Records Start Marker

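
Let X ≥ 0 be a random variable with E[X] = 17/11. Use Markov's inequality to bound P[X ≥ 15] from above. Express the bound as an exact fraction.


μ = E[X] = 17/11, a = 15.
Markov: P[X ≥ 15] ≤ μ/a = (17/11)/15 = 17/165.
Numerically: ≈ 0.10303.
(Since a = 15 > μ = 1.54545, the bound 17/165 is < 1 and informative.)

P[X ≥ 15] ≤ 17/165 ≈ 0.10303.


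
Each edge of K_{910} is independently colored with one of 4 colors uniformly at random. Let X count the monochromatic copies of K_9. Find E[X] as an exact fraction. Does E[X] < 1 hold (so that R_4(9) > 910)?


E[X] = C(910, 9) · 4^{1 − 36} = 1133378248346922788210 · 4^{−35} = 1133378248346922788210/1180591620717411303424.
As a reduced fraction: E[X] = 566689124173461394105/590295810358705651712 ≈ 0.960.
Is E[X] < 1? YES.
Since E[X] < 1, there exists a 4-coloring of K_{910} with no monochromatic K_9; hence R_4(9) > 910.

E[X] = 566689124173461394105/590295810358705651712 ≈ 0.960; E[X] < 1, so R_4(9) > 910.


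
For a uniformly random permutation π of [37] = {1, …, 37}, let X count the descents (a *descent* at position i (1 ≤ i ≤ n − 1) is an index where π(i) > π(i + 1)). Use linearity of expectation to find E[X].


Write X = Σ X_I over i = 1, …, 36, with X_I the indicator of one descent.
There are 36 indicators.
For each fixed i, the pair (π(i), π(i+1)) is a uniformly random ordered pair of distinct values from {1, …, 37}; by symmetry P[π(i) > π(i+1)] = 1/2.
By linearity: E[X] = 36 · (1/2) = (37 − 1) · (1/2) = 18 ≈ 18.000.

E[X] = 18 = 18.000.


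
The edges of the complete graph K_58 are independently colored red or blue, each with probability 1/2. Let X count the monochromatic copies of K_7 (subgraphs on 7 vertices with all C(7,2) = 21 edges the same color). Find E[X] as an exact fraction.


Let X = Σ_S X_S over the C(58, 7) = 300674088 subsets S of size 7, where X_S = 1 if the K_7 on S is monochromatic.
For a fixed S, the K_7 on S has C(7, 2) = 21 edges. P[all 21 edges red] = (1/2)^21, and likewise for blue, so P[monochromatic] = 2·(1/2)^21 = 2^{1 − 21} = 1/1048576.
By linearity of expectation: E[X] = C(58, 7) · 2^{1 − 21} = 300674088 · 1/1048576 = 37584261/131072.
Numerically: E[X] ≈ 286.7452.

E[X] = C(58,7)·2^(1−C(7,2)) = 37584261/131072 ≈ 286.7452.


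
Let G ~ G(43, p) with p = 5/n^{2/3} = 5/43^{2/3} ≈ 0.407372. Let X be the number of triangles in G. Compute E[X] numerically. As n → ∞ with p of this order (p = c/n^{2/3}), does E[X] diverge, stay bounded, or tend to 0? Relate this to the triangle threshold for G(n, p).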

Records End Marker
Records Start Marker

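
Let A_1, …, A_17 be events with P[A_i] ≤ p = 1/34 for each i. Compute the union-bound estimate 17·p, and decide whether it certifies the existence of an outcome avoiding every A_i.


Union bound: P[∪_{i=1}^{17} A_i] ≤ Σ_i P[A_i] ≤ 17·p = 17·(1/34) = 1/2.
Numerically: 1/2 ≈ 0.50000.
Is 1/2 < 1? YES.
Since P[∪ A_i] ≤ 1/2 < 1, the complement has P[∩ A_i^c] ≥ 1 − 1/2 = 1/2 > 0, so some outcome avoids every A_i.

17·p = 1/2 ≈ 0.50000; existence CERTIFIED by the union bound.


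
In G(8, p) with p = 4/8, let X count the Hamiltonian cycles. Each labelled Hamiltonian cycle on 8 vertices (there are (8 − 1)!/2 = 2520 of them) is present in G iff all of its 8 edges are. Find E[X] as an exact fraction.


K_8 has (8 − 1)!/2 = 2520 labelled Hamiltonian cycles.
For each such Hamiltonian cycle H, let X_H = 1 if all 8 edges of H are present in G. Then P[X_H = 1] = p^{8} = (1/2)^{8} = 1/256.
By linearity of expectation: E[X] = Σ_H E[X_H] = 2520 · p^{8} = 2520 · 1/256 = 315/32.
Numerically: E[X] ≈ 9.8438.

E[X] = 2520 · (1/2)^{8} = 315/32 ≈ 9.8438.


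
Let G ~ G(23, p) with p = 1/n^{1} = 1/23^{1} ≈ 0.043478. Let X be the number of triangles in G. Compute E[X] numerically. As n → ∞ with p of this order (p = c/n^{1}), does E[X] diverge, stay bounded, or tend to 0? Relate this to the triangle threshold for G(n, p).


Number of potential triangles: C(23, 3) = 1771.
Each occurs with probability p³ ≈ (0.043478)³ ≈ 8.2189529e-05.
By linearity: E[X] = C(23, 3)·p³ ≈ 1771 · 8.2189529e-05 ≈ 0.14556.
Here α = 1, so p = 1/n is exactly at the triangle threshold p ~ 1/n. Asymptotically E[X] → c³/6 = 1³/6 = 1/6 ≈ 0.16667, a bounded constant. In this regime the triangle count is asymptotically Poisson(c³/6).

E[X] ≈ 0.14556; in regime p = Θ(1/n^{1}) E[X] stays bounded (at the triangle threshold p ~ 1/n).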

Records End Marker

Required action: In the listing above, locate the line with "For a uniformly" and the line with "Let G ~ G(43, p)", then extract exactly those lines and every line between them, and nothing more.

Expected output:
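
For a uniformly random permutation π of [37] = {1, …, 37}, let X count the descents (a *descent* at position i (1 ≤ i ≤ n − 1) is an index where π(i) > π(i + 1)). Use linearity of expectation to find E[X].


Write X = Σ X_I over i = 1, …, 36, with X_I the indicator of one descent.
There are 36 indicators.
For each fixed i, the pair (π(i), π(i+1)) is a uniformly random ordered pair of distinct values from {1, …, 37}; by symmetry P[π(i) > π(i+1)] = 1/2.
By linearity: E[X] = 36 · (1/2) = (37 − 1) · (1/2) = 18 ≈ 18.000.

E[X] = 18 = 18.000.


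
The edges of the complete graph K_58 are independently colored red or blue, each with probability 1/2. Let X count the monochromatic copies of K_7 (subgraphs on 7 vertices with all C(7,2) = 21 edges the same color). Find E[X] as an exact fraction.


Let X = Σ_S X_S over the C(58, 7) = 300674088 subsets S of size 7, where X_S = 1 if the K_7 on S is monochromatic.
For a fixed S, the K_7 on S has C(7, 2) = 21 edges. P[all 21 edges red] = (1/2)^21, and likewise for blue, so P[monochromatic] = 2·(1/2)^21 = 2^{1 − 21} = 1/1048576.
By linearity of expectation: E[X] = C(58, 7) · 2^{1 − 21} = 300674088 · 1/1048576 = 37584261/131072.
Numerically: E[X] ≈ 286.7452.

E[X] = C(58,7)·2^(1−C(7,2)) = 37584261/131072 ≈ 286.7452.


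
Let G ~ G(43, p) with p = 5/n^{2/3} = 5/43^{2/3} ≈ 0.407372. Let X be the number of triangles in G. Compute E[X] numerically. As n → ∞ with p of this order (p = c/n^{2/3}), does E[X] diverge, stay bounded, or tend to 0? Relate this to the triangle threshold for G(n, p).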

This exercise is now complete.